### ABOUT THIS TASK
Reproduce verbatim every line from the one that includes "Visit 4: 49 eggs, 47 birds" to the closing line of the entries; omit everything before it.

### DATA SECTION
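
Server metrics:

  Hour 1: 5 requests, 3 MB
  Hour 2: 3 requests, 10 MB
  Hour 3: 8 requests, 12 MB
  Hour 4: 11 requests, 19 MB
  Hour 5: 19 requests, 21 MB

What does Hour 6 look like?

30 requests, 28 MB

For the requests, each term is the sum of the two before it: 5, 3, 8, 11, 19 → 30.
MB: alternating steps +7, +2, +7, +2, …; 3, 10, 12, 19, 21 → 28.
Putting it together: 30 requests, 28 MB.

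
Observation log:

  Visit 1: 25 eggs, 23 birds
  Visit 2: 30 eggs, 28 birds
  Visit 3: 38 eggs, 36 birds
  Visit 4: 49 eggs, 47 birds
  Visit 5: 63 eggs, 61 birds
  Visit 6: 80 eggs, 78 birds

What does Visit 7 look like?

Eggs goes 25, 30, 38, 49, 63, 80 → 100 (differences are 5, 8, 11, … (increasing by 3 each time)).
Birds — always 2 less than the eggs: 23, 28, 36, 47, 61, 78 → 98.
Combining the parts gives 100 eggs, 98 birds.

100 eggs, 98 birds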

### RESULT OF THIS EXERCISE
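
  Visit 4: 49 eggs, 47 birds
  Visit 5: 63 eggs, 61 birds
  Visit 6: 80 eggs, 78 birds

What does Visit 7 look like?

Eggs goes 25, 30, 38, 49, 63, 80 → 100 (differences are 5, 8, 11, … (increasing by 3 each time)).
Birds — always 2 less than the eggs: 23, 28, 36, 47, 61, 78 → 98.
Combining the parts gives 100 eggs, 98 birds.

100 eggs, 98 birds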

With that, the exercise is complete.